» **About this exercise**: In the response, each entry below should appear again exactly as given.
*** Provided entries Section Begins ***
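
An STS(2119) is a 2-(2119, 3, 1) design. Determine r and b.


An STS(v) is a 2-(v, 3, 1) BIBD: block size k = 3, λ = 1.
Replication: r(k − 1) = λ(v − 1) ⇒ r·2 = 2119 − 1 = 2118 ⇒ r = 1059.
Block count: bk = vr ⇒ b·3 = 2119·1059 = 2244021 ⇒ b = 748007.

r = 1059, b = 748007.


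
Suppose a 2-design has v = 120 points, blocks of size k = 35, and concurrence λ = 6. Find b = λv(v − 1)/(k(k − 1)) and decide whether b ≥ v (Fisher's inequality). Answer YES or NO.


b = λv(v − 1)/(k(k − 1)) = 6·120·119/(35·34) = 85680/1190 = 72.
Compare with v = 120: b < v, so Fisher's inequality fails.

NO


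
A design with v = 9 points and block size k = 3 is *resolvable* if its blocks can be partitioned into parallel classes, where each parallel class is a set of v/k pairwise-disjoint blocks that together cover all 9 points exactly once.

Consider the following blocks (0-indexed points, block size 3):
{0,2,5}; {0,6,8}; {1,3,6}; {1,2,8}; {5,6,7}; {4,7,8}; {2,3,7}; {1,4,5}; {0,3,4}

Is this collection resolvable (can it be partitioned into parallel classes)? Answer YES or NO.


v = 9, block size k = 3, number of blocks = 9.
For resolvability, blocks must partition into parallel classes of size v/k = 3.
Total blocks must therefore be a multiple of 3: 9 = 3·3 + 0 ⇒ divisible ✓.
Greedy packing gives 3 candidate class(es). Each should be a full parallel class (size 3, covers all 9 points).
  Class 1 (3 blocks): {0,2,5}; {1,3,6}; {4,7,8}. Points covered: [0, 1, 2, 3, 4, 5, 6, 7, 8].
  Class 2 (3 blocks): {0,6,8}; {2,3,7}; {1,4,5}. Points covered: [0, 1, 2, 3, 4, 5, 6, 7, 8].
  Class 3 (3 blocks): {1,2,8}; {5,6,7}; {0,3,4}. Points covered: [0, 1, 2, 3, 4, 5, 6, 7, 8].
All classes full (size 3)? YES. All classes cover every point? YES.
Resolvable? YES.

YES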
*** Provided entries Section Ends ***
» **Response box**:
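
An STS(2119) is a 2-(2119, 3, 1) design. Determine r and b.


An STS(v) is a 2-(v, 3, 1) BIBD: block size k = 3, λ = 1.
Replication: r(k − 1) = λ(v − 1) ⇒ r·2 = 2119 − 1 = 2118 ⇒ r = 1059.
Block count: bk = vr ⇒ b·3 = 2119·1059 = 2244021 ⇒ b = 748007.

r = 1059, b = 748007.


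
Suppose a 2-design has v = 120 points, blocks of size k = 35, and concurrence λ = 6. Find b = λv(v − 1)/(k(k − 1)) and decide whether b ≥ v (Fisher's inequality). Answer YES or NO.


b = λv(v − 1)/(k(k − 1)) = 6·120·119/(35·34) = 85680/1190 = 72.
Compare with v = 120: b < v, so Fisher's inequality fails.

NO


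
A design with v = 9 points and block size k = 3 is *resolvable* if its blocks can be partitioned into parallel classes, where each parallel class is a set of v/k pairwise-disjoint blocks that together cover all 9 points exactly once.

Consider the following blocks (0-indexed points, block size 3):
{0,2,5}; {0,6,8}; {1,3,6}; {1,2,8}; {5,6,7}; {4,7,8}; {2,3,7}; {1,4,5}; {0,3,4}

Is this collection resolvable (can it be partitioned into parallel classes)? Answer YES or NO.


v = 9, block size k = 3, number of blocks = 9.
For resolvability, blocks must partition into parallel classes of size v/k = 3.
Total blocks must therefore be a multiple of 3: 9 = 3·3 + 0 ⇒ divisible ✓.
Greedy packing gives 3 candidate class(es). Each should be a full parallel class (size 3, covers all 9 points).
  Class 1 (3 blocks): {0,2,5}; {1,3,6}; {4,7,8}. Points covered: [0, 1, 2, 3, 4, 5, 6, 7, 8].
  Class 2 (3 blocks): {0,6,8}; {2,3,7}; {1,4,5}. Points covered: [0, 1, 2, 3, 4, 5, 6, 7, 8].
  Class 3 (3 blocks): {1,2,8}; {5,6,7}; {0,3,4}. Points covered: [0, 1, 2, 3, 4, 5, 6, 7, 8].
All classes full (size 3)? YES. All classes cover every point? YES.
Resolvable? YES.

YES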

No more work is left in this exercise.